(Stored items from a collection)
■ ■ ■ ■ ■

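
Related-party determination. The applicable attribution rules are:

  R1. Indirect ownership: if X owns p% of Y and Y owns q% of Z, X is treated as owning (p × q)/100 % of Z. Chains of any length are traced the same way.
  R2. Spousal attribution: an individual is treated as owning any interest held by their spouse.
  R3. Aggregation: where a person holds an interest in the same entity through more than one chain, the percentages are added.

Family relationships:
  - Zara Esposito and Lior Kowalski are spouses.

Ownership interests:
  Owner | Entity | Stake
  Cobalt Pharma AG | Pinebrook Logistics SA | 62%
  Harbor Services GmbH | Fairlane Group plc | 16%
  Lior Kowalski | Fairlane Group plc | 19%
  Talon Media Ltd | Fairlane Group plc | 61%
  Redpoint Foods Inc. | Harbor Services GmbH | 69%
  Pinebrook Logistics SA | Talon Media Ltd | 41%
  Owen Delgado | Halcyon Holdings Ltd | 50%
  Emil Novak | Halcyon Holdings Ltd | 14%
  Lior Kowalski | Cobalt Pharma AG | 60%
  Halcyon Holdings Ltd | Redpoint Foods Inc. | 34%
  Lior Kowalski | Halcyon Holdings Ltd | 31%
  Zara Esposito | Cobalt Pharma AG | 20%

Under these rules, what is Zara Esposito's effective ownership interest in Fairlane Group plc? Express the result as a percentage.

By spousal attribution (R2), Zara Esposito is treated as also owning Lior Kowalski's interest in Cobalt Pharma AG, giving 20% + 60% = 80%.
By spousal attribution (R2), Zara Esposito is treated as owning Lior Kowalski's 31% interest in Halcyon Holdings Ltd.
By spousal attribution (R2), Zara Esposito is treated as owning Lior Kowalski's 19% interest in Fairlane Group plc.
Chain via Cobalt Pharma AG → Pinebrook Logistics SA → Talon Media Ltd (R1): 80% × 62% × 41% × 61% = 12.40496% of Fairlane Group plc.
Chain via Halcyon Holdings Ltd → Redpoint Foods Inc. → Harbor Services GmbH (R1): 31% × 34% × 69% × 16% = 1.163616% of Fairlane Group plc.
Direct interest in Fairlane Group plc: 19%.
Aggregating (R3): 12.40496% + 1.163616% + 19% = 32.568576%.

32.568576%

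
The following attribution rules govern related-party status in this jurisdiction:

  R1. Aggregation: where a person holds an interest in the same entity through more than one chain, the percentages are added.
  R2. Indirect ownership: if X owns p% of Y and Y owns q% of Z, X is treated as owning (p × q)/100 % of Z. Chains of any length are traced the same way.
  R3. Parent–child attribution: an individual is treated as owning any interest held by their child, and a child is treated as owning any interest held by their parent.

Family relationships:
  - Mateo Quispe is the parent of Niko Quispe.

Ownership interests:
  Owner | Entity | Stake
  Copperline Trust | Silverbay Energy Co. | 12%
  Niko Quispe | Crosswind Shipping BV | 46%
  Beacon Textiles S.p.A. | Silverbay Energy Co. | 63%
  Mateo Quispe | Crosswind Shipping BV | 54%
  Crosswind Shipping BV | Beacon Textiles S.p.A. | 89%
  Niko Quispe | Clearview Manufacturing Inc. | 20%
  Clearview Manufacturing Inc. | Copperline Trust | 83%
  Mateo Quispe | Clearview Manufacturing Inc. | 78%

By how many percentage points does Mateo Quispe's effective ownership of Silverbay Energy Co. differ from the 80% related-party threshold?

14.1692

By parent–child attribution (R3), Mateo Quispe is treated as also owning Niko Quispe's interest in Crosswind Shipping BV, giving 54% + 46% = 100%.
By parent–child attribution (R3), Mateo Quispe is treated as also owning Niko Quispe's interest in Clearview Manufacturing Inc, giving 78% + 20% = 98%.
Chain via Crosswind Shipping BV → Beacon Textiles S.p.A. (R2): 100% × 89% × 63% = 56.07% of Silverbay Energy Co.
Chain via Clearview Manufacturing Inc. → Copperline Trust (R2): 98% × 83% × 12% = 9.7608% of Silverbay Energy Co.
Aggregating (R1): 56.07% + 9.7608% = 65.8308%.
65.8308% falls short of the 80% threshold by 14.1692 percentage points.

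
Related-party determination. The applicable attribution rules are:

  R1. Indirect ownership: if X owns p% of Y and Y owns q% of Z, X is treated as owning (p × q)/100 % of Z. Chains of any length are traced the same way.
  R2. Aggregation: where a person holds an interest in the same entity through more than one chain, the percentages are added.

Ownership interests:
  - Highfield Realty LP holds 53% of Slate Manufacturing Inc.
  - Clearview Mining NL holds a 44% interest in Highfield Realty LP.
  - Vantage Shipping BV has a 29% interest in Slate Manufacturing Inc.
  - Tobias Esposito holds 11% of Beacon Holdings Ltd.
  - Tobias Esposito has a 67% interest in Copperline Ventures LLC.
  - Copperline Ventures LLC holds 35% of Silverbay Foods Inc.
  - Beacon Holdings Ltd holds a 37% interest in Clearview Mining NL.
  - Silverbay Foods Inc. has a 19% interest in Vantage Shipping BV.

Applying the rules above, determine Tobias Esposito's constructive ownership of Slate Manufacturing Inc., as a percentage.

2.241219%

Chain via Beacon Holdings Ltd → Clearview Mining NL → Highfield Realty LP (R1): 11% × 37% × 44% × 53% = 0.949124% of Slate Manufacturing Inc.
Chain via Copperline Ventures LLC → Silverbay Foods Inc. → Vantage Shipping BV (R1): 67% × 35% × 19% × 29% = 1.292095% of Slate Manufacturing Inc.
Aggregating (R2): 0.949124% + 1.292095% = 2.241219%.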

■ ■ ■ ■ ■

(Assignment) Only one stretch of the records above is wanted: the lines between the one holding "R2. Indirect ownership: if" and the one holding "- Highfield Realty", inclusive, reproduced exactly.

(Answer)
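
  R2. Indirect ownership: if X owns p% of Y and Y owns q% of Z, X is treated as owning (p × q)/100 % of Z. Chains of any length are traced the same way.
  R3. Parent–child attribution: an individual is treated as owning any interest held by their child, and a child is treated as owning any interest held by their parent.

Family relationships:
  - Mateo Quispe is the parent of Niko Quispe.

Ownership interests:
  Owner | Entity | Stake
  Copperline Trust | Silverbay Energy Co. | 12%
  Niko Quispe | Crosswind Shipping BV | 46%
  Beacon Textiles S.p.A. | Silverbay Energy Co. | 63%
  Mateo Quispe | Crosswind Shipping BV | 54%
  Crosswind Shipping BV | Beacon Textiles S.p.A. | 89%
  Niko Quispe | Clearview Manufacturing Inc. | 20%
  Clearview Manufacturing Inc. | Copperline Trust | 83%
  Mateo Quispe | Clearview Manufacturing Inc. | 78%

By how many percentage points does Mateo Quispe's effective ownership of Silverbay Energy Co. differ from the 80% related-party threshold?

14.1692

By parent–child attribution (R3), Mateo Quispe is treated as also owning Niko Quispe's interest in Crosswind Shipping BV, giving 54% + 46% = 100%.
By parent–child attribution (R3), Mateo Quispe is treated as also owning Niko Quispe's interest in Clearview Manufacturing Inc, giving 78% + 20% = 98%.
Chain via Crosswind Shipping BV → Beacon Textiles S.p.A. (R2): 100% × 89% × 63% = 56.07% of Silverbay Energy Co.
Chain via Clearview Manufacturing Inc. → Copperline Trust (R2): 98% × 83% × 12% = 9.7608% of Silverbay Energy Co.
Aggregating (R1): 56.07% + 9.7608% = 65.8308%.
65.8308% falls short of the 80% threshold by 14.1692 percentage points.

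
Related-party determination. The applicable attribution rules are:

  R1. Indirect ownership: if X owns p% of Y and Y owns q% of Z, X is treated as owning (p × q)/100 % of Z. Chains of any length are traced the same way.
  R2. Aggregation: where a person holds an interest in the same entity through more than one chain, the percentages are added.

Ownership interests:
  - Highfield Realty LP holds 53% of Slate Manufacturing Inc.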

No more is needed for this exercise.